* **Problem to work on**:
Check every line of the records below for the string "insensitive" and copy the ones that have it.

++++++++++

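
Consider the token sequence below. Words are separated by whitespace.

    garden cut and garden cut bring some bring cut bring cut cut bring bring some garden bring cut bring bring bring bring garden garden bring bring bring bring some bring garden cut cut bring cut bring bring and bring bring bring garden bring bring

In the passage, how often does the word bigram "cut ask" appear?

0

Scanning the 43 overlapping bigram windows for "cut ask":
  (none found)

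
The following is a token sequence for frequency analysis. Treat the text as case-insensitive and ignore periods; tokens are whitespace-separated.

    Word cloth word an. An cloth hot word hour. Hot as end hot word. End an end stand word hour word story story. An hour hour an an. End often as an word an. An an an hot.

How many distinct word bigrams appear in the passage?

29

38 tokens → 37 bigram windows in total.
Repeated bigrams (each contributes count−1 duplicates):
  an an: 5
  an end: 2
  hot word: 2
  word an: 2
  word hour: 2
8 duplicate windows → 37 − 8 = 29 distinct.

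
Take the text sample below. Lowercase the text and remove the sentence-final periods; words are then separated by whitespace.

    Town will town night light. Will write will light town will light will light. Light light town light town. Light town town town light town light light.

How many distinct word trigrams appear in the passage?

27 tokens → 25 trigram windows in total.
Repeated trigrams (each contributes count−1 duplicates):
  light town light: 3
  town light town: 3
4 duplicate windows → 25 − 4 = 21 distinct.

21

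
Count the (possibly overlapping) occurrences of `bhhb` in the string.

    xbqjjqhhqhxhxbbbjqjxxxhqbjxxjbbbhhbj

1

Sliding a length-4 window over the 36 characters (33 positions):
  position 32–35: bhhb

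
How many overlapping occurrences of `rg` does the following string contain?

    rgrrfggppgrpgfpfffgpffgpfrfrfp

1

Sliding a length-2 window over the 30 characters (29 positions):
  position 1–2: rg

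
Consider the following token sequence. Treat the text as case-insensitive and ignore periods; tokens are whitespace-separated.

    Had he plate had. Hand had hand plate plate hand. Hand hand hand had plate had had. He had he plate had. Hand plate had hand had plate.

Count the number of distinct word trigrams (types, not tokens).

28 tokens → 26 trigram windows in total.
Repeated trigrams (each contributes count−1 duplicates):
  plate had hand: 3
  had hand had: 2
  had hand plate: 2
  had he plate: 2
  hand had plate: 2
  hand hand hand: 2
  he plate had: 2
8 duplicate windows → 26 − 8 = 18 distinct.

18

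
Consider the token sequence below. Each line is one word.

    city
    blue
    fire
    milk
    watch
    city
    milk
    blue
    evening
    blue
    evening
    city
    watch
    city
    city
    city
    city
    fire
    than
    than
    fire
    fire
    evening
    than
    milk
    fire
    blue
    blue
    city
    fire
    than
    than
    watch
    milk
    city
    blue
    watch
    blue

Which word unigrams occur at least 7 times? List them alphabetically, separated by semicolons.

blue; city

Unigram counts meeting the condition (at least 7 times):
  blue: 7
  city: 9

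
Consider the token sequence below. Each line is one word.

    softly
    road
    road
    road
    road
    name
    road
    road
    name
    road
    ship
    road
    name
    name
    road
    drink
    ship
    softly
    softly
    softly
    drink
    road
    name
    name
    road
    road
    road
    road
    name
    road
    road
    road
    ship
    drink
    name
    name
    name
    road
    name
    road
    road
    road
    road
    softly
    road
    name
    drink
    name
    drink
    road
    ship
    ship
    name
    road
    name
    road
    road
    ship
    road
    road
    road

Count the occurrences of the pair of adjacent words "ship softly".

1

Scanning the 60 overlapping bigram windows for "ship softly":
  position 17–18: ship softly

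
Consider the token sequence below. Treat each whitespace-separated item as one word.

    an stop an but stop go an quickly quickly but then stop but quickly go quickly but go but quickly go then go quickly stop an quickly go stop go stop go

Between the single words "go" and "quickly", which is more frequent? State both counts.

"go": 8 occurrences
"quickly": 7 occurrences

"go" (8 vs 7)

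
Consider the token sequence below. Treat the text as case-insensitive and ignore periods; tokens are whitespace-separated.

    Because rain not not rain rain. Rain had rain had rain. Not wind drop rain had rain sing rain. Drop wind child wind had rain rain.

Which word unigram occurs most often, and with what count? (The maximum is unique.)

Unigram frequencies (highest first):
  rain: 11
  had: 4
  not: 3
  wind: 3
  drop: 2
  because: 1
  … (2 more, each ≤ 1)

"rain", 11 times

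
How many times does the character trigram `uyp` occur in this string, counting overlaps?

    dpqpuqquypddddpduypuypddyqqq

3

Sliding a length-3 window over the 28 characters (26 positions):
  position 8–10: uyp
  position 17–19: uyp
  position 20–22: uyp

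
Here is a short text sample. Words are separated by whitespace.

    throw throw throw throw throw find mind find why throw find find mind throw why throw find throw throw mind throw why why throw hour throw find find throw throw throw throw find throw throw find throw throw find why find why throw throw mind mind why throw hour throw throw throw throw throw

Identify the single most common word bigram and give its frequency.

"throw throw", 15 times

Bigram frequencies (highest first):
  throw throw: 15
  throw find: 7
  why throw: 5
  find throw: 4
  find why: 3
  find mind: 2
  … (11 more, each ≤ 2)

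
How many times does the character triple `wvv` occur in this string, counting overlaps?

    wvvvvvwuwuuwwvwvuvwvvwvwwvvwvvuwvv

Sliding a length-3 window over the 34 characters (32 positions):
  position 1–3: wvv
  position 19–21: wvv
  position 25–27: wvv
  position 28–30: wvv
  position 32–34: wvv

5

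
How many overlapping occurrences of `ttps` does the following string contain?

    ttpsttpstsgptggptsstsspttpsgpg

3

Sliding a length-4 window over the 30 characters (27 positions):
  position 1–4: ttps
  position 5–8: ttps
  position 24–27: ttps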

++++++++++

* **Output**:
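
The following is a token sequence for frequency analysis. Treat the text as case-insensitive and ignore periods; tokens are whitespace-separated.
Consider the following token sequence. Treat the text as case-insensitive and ignore periods; tokens are whitespace-separated.
Consider the token sequence below. Treat the text as case-insensitive and ignore periods; tokens are whitespace-separated.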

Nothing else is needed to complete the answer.